PROBLEM
Which of the lines below include "sonorous"? Each one should be copied out.

─── AVAILABLE DATA ───

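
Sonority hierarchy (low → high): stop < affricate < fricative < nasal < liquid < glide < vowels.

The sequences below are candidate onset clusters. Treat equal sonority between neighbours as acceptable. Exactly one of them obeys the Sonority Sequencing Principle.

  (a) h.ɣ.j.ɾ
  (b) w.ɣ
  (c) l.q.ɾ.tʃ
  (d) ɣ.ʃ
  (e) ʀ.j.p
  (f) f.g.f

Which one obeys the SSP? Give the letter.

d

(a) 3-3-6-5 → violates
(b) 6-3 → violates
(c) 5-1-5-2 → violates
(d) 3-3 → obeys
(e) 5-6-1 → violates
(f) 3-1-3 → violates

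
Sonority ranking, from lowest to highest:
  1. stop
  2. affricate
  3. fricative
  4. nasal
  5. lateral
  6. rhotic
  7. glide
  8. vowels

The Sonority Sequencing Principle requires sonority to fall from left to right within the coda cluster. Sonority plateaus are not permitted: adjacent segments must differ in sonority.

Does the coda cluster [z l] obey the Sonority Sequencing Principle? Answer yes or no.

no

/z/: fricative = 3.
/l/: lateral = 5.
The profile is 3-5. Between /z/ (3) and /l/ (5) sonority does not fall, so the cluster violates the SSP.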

───
─── AVAILABLE DATA ───

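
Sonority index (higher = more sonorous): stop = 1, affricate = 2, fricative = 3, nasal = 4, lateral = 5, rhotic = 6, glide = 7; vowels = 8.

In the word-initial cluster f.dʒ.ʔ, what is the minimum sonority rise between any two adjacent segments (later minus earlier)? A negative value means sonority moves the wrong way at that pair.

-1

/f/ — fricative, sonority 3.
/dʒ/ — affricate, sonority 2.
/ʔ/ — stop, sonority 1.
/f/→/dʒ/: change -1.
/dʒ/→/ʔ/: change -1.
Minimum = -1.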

───
─── AVAILABLE DATA ───

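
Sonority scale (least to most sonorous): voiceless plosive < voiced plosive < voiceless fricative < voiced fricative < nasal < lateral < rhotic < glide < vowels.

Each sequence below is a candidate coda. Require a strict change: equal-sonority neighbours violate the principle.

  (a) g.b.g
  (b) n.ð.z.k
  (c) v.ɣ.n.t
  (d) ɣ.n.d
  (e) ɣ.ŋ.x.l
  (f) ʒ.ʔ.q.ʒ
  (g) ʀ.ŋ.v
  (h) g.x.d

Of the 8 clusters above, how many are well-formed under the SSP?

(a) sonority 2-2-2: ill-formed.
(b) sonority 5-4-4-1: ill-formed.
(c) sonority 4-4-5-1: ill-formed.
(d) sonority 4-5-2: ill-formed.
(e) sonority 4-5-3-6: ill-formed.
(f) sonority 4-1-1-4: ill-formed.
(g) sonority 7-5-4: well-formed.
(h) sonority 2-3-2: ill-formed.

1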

───

THE COMPLETED TASK
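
Sonority index (higher = more sonorous): stop = 1, affricate = 2, fricative = 3, nasal = 4, lateral = 5, rhotic = 6, glide = 7; vowels = 8.
Sonority scale (least to most sonorous): voiceless plosive < voiced plosive < voiceless fricative < voiced fricative < nasal < lateral < rhotic < glide < vowels.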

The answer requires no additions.